(Source records)
━━━━━━━━━━━━━━━━
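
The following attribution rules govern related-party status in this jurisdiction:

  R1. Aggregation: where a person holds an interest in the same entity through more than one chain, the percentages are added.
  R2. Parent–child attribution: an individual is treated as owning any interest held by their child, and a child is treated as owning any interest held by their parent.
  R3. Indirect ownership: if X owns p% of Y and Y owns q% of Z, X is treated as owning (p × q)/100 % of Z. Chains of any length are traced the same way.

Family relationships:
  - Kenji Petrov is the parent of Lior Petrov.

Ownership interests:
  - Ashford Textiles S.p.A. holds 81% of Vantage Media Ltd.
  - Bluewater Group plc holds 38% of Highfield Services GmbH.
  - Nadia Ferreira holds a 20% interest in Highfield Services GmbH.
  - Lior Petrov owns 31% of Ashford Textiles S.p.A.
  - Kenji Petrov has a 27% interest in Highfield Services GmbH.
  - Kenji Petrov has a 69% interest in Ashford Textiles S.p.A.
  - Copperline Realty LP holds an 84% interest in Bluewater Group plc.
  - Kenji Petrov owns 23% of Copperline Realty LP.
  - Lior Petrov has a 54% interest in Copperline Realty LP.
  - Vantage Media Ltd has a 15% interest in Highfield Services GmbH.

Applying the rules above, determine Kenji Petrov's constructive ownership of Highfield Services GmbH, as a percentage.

By parent–child attribution (R2), Kenji Petrov is treated as also owning Lior Petrov's interest in Ashford Textiles S.p.A, giving 69% + 31% = 100%.
By parent–child attribution (R2), Kenji Petrov is treated as also owning Lior Petrov's interest in Copperline Realty LP, giving 23% + 54% = 77%.
Chain via Ashford Textiles S.p.A. → Vantage Media Ltd (R3): 100% × 81% × 15% = 12.15% of Highfield Services GmbH.
Chain via Copperline Realty LP → Bluewater Group plc (R3): 77% × 84% × 38% = 24.5784% of Highfield Services GmbH.
Direct interest in Highfield Services GmbH: 27%.
Aggregating (R1): 12.15% + 24.5784% + 27% = 63.7284%.

63.7284%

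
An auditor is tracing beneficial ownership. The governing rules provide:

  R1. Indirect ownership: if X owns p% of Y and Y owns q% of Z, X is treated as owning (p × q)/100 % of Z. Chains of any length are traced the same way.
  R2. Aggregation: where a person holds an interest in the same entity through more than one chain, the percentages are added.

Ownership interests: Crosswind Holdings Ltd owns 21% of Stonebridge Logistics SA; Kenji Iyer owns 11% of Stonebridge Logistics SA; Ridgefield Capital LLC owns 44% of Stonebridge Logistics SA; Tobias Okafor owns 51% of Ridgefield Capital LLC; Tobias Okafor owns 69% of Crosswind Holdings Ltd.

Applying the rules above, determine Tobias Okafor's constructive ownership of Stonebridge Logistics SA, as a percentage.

36.93%

Chain via Ridgefield Capital LLC (R1): 51% × 44% = 22.44% of Stonebridge Logistics SA.
Chain via Crosswind Holdings Ltd (R1): 69% × 21% = 14.49% of Stonebridge Logistics SA.
Aggregating (R2): 22.44% + 14.49% = 36.93%.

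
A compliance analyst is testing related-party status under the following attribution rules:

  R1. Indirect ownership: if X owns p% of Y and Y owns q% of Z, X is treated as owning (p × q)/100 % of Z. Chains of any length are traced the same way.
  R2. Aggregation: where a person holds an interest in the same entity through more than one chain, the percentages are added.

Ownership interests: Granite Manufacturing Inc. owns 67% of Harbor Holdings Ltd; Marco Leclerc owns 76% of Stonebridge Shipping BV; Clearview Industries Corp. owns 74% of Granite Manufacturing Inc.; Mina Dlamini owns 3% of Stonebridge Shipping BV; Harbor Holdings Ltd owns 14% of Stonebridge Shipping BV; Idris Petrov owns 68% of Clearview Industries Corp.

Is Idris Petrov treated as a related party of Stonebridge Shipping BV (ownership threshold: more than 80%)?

No

Chain via Clearview Industries Corp. → Granite Manufacturing Inc. → Harbor Holdings Ltd (R1): 68% × 74% × 67% × 14% = 4.720016% of Stonebridge Shipping BV.
4.720016% does not exceed the 80% threshold, so Idris is not a related party to Stonebridge Shipping BV.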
━━━━━━━━━━━━━━━━
» **Your task**
All that belongs in your answer is the stretch of entries above from the line with "- Bluewater Group" through the line with "- Vantage Media", printed exactly.

» **Response to the task**
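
  - Bluewater Group plc holds 38% of Highfield Services GmbH.
  - Nadia Ferreira holds a 20% interest in Highfield Services GmbH.
  - Lior Petrov owns 31% of Ashford Textiles S.p.A.
  - Kenji Petrov has a 27% interest in Highfield Services GmbH.
  - Kenji Petrov has a 69% interest in Ashford Textiles S.p.A.
  - Copperline Realty LP holds an 84% interest in Bluewater Group plc.
  - Kenji Petrov owns 23% of Copperline Realty LP.
  - Lior Petrov has a 54% interest in Copperline Realty LP.
  - Vantage Media Ltd has a 15% interest in Highfield Services GmbH.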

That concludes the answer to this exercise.